Task instructions
What lines below contain the word "board"? Please pull each one out.

Information supplied
•••

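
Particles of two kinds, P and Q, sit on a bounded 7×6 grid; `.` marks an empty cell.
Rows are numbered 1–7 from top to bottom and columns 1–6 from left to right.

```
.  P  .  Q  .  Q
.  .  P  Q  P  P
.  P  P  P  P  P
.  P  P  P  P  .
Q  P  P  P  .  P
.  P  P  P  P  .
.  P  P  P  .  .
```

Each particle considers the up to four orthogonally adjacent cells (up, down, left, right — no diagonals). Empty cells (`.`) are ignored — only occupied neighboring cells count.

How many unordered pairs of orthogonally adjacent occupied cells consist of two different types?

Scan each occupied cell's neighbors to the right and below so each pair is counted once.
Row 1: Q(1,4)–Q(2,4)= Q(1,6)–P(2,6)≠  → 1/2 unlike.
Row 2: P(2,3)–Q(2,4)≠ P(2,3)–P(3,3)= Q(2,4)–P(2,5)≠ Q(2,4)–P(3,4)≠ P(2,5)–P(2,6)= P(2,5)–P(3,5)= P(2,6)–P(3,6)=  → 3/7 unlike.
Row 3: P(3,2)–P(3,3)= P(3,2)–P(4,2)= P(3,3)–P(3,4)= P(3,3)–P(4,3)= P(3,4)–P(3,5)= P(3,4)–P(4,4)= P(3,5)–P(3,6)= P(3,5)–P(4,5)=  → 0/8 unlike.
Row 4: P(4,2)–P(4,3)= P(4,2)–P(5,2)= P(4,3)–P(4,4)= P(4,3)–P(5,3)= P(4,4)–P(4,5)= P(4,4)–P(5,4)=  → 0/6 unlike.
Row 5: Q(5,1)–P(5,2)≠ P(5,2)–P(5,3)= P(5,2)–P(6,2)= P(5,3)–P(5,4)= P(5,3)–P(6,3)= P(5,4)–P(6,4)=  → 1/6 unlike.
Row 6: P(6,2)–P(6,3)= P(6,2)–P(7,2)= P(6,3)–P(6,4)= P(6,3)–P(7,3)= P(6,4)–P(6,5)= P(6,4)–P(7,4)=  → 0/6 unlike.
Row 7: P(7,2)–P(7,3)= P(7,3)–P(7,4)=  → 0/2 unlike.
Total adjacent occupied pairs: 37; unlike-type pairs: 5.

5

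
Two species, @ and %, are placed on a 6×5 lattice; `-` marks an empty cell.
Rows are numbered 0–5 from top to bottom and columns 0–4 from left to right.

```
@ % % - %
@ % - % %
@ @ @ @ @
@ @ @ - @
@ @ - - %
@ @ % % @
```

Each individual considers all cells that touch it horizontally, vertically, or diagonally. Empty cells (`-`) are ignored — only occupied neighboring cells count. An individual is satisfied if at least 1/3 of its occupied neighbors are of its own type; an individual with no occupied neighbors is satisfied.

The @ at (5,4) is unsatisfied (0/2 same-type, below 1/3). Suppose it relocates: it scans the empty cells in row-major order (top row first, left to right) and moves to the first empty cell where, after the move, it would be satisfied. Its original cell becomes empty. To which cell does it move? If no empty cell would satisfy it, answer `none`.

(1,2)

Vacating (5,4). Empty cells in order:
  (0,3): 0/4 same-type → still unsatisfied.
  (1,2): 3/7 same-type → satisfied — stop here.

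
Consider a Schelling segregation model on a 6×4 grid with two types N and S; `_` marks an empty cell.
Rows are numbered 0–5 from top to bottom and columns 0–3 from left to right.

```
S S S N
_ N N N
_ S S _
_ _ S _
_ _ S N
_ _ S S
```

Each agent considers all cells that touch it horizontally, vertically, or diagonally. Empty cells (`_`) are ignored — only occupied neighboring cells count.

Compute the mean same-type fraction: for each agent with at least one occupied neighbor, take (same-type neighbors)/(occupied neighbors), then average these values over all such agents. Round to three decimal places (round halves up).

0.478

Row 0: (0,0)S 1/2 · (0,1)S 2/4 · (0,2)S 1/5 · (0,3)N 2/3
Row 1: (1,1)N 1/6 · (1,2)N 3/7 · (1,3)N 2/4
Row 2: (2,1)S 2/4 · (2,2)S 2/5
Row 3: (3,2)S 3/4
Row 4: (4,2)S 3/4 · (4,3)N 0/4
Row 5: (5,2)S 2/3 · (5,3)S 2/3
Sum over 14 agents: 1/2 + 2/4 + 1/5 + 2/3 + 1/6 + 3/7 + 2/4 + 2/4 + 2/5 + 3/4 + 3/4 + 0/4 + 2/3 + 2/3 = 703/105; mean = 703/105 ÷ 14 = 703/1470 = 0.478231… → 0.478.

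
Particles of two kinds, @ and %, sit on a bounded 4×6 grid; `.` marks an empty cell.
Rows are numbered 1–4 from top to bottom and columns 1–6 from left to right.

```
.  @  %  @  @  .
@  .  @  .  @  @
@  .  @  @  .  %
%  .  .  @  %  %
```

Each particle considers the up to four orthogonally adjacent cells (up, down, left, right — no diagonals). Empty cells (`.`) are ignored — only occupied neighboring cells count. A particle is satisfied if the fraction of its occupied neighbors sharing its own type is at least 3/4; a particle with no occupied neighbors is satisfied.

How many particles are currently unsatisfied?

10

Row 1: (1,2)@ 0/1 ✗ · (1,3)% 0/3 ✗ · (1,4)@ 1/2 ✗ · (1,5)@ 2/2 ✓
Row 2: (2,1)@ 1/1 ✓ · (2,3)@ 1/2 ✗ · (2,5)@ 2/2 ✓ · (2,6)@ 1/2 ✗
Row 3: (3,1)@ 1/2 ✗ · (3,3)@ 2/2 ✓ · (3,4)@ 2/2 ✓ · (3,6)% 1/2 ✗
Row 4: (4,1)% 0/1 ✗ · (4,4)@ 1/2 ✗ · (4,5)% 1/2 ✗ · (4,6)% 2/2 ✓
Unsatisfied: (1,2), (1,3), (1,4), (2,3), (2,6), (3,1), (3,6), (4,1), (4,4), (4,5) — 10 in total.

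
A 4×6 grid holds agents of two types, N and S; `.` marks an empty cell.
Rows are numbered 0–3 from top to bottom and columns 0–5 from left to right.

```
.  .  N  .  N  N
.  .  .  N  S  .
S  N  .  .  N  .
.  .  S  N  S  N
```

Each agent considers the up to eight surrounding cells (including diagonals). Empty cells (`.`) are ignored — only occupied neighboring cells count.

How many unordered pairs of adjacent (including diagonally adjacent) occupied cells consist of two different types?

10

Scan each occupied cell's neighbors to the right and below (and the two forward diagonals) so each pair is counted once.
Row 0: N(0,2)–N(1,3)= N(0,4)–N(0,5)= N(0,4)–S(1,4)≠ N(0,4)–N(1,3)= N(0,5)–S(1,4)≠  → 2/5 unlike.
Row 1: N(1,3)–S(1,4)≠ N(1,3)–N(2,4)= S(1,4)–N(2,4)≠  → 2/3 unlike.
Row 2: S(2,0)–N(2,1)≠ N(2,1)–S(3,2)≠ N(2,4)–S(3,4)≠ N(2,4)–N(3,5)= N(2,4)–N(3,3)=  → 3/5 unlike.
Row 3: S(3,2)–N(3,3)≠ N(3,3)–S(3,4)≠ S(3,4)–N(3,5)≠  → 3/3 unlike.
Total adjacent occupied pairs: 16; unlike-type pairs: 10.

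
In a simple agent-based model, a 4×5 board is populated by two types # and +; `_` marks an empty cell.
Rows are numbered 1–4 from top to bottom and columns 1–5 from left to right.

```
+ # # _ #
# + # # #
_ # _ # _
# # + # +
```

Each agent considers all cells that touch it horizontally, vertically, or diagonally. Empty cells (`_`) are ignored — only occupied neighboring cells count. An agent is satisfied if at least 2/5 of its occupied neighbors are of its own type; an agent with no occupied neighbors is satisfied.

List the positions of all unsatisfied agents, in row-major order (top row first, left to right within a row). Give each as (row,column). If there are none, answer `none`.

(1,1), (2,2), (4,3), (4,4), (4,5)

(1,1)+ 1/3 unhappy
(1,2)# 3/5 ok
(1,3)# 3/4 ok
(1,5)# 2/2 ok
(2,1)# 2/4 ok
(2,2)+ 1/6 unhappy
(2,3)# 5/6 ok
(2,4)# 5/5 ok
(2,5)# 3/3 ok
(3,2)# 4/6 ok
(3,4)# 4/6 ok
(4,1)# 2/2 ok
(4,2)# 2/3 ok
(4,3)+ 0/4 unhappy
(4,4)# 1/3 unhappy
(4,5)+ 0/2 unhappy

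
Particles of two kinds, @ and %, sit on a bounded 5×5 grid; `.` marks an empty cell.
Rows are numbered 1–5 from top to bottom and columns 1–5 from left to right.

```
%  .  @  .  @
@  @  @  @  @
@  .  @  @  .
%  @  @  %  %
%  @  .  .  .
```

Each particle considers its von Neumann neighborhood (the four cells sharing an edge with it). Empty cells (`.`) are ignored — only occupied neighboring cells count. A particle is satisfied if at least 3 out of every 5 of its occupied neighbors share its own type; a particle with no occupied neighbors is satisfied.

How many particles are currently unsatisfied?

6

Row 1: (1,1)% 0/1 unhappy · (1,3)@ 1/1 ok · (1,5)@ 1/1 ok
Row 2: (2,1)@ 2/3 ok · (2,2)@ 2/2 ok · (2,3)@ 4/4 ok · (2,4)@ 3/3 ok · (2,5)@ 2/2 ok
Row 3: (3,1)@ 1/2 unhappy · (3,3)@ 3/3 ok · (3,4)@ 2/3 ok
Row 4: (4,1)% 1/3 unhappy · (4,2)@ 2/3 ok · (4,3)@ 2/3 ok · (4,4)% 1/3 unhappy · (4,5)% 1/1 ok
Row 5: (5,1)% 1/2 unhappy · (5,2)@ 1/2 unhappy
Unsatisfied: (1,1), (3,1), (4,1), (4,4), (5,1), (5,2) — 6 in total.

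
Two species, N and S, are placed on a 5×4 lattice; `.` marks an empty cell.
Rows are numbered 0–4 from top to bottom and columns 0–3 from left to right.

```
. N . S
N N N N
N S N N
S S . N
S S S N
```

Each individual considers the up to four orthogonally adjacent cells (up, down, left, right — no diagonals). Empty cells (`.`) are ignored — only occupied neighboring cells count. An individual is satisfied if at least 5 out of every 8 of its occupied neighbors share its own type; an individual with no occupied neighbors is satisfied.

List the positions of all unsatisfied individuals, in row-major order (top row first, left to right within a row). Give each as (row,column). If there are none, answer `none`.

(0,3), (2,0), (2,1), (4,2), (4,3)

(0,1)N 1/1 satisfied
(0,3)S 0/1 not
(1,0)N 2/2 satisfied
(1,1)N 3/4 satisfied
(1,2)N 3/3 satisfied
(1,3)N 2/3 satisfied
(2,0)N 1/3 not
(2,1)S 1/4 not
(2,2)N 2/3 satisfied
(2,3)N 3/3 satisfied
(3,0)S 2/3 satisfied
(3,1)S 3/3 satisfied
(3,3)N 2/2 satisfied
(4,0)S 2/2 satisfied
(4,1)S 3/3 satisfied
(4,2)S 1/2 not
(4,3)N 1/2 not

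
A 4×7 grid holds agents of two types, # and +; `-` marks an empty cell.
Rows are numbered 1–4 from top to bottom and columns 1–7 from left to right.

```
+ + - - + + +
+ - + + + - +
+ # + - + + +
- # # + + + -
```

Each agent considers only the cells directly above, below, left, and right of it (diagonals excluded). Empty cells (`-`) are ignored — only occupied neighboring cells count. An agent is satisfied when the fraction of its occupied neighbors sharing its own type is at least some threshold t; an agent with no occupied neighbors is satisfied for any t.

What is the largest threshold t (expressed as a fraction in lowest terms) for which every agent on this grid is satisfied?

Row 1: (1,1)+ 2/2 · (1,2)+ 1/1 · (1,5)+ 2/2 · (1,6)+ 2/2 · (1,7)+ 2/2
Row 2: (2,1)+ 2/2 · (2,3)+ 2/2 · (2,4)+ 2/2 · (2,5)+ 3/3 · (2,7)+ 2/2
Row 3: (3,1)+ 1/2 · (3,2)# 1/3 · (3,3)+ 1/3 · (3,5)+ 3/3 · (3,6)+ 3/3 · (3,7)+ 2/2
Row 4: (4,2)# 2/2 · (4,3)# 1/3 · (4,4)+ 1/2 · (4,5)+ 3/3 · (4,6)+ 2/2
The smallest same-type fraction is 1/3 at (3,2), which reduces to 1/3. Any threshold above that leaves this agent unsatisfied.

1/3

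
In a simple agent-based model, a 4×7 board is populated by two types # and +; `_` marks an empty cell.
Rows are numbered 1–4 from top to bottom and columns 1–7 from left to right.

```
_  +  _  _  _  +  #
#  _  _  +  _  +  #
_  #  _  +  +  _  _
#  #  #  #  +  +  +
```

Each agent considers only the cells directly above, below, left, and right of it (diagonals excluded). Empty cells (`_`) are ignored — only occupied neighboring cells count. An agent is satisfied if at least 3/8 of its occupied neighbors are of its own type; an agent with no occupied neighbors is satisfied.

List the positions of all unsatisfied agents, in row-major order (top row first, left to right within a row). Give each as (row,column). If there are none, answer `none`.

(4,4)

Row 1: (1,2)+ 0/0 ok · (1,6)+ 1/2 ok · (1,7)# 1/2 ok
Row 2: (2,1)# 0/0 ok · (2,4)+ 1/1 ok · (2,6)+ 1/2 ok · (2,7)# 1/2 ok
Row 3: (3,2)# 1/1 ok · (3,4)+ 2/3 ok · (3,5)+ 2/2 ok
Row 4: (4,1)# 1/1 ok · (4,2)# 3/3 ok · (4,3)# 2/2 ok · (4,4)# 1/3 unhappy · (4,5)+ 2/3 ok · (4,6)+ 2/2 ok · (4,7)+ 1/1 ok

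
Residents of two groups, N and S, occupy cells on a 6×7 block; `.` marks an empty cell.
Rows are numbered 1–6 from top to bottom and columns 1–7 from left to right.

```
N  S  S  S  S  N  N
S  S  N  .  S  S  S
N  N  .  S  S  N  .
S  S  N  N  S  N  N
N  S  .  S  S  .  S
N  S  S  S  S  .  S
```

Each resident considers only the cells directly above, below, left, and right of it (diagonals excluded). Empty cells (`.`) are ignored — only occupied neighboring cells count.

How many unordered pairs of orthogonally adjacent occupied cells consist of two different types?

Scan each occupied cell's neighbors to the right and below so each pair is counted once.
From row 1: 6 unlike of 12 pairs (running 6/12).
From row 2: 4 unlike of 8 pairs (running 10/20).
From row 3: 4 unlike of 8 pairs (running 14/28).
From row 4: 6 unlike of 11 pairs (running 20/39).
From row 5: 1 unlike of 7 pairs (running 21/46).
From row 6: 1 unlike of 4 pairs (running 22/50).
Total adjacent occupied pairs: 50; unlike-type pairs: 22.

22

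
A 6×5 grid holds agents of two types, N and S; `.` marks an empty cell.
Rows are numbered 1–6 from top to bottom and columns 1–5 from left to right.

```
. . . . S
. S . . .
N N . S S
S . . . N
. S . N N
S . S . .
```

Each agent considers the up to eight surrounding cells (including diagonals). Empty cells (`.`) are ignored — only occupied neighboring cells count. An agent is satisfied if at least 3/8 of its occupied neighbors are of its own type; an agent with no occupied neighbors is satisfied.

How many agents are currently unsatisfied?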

•••

Solution for this problem
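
In a simple agent-based model, a 4×5 board is populated by two types # and +; `_` marks an empty cell.
In a simple agent-based model, a 4×7 board is populated by two types # and +; `_` marks an empty cell.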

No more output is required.